**Material shown:**

"""

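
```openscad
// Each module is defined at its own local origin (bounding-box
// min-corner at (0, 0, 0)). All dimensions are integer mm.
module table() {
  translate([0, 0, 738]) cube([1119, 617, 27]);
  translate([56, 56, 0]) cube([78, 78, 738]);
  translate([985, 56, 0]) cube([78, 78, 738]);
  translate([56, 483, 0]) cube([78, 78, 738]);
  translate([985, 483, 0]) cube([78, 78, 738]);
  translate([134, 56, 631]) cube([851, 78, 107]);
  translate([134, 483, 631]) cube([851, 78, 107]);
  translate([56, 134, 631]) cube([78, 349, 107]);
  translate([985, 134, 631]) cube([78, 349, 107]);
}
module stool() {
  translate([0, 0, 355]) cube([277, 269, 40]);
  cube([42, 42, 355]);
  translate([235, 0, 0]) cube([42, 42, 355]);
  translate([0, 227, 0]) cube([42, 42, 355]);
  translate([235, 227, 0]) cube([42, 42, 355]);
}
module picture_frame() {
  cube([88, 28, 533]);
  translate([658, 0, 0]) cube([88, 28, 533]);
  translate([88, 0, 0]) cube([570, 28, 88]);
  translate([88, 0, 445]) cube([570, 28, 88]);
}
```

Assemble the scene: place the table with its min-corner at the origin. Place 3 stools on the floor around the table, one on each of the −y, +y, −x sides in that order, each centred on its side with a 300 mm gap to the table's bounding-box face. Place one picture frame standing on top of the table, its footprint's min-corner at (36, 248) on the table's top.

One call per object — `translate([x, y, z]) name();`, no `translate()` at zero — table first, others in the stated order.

table();
translate([421, -569, 0]) stool();
translate([421, 917, 0]) stool();
translate([-577, 174, 0]) stool();
translate([36, 248, 765]) picture_frame();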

"""

**Required action:** Show every line of the data in which the word "origin" appears.

**Answer space:**
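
// Each module is defined at its own local origin (bounding-box
Assemble the scene: place the table with its min-corner at the origin. Place 3 stools on the floor around the table, one on each of the −y, +y, −x sides in that order, each centred on its side with a 300 mm gap to the table's bounding-box face. Place one picture frame standing on top of the table, its footprint's min-corner at (36, 248) on the table's top.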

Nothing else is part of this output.